# [Material shown]
━━━━━━━━━━━━━━━━

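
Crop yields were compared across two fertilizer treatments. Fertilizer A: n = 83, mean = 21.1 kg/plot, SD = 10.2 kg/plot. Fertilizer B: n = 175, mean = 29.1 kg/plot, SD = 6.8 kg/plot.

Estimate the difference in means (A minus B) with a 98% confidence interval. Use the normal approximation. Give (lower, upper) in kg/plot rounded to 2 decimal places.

Per-group SEs: s₁/√n₁ = 10.2/√83 = 1.1196, s₂/√n₂ = 6.8/√175 = 0.5140.
Unpooled SE of the difference: √(1.25350416 + 0.264196) = 1.2319.
Margin of error = z* · SE = 2.326 × 1.2319 = 2.8654.
x̄₁ − x̄₂ = 21.1 − 29.1 = -8.0000.
CI: -8.0000 ± 2.8654 = (-10.87, -5.13).

(-10.87, -5.13)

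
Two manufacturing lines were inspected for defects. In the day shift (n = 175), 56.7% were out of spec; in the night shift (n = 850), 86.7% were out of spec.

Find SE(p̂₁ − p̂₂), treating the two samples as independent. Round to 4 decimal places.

Each SE is √(p̂(1−p̂)/n): √(0.5670·0.4330/175) = 0.03746 and √(0.8670·0.1330/850) = 0.01165.
SE(p̂₁ − p̂₂) = √(SE₁² + SE₂²) = √(0.0014032516 + 0.0001357225) = 0.03923, since the two samples are independent.

0.0392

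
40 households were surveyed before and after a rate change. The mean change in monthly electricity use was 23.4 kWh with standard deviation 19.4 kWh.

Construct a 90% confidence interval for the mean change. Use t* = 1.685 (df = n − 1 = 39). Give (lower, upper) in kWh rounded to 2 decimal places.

This is a matched-pairs design, so SE = s_d/√n = 19.4/√40 = 3.0674.
Margin = 1.685 × 3.0674 = 5.1686; the interval is 23.4 ± 5.1686 = (18.23, 28.57).

(18.23, 28.57)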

━━━━━━━━━━━━━━━━

# [Problem]
All of the lines above should be returned exactly as written.

# [Result of this exercise]
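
Crop yields were compared across two fertilizer treatments. Fertilizer A: n = 83, mean = 21.1 kg/plot, SD = 10.2 kg/plot. Fertilizer B: n = 175, mean = 29.1 kg/plot, SD = 6.8 kg/plot.

Estimate the difference in means (A minus B) with a 98% confidence interval. Use the normal approximation. Give (lower, upper) in kg/plot rounded to 2 decimal places.

Per-group SEs: s₁/√n₁ = 10.2/√83 = 1.1196, s₂/√n₂ = 6.8/√175 = 0.5140.
Unpooled SE of the difference: √(1.25350416 + 0.264196) = 1.2319.
Margin of error = z* · SE = 2.326 × 1.2319 = 2.8654.
x̄₁ − x̄₂ = 21.1 − 29.1 = -8.0000.
CI: -8.0000 ± 2.8654 = (-10.87, -5.13).

(-10.87, -5.13)

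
Two manufacturing lines were inspected for defects. In the day shift (n = 175), 56.7% were out of spec; in the night shift (n = 850), 86.7% were out of spec.

Find SE(p̂₁ − p̂₂), treating the two samples as independent. Round to 4 decimal places.

Each SE is √(p̂(1−p̂)/n): √(0.5670·0.4330/175) = 0.03746 and √(0.8670·0.1330/850) = 0.01165.
SE(p̂₁ − p̂₂) = √(SE₁² + SE₂²) = √(0.0014032516 + 0.0001357225) = 0.03923, since the two samples are independent.

0.0392

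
40 households were surveyed before and after a rate change. The mean change in monthly electricity use was 23.4 kWh with standard deviation 19.4 kWh.

Construct a 90% confidence interval for the mean change. Use t* = 1.685 (df = n − 1 = 39). Give (lower, upper) in kWh rounded to 2 decimal places.

This is a matched-pairs design, so SE = s_d/√n = 19.4/√40 = 3.0674.
Margin = 1.685 × 3.0674 = 5.1686; the interval is 23.4 ± 5.1686 = (18.23, 28.57).

(18.23, 28.57)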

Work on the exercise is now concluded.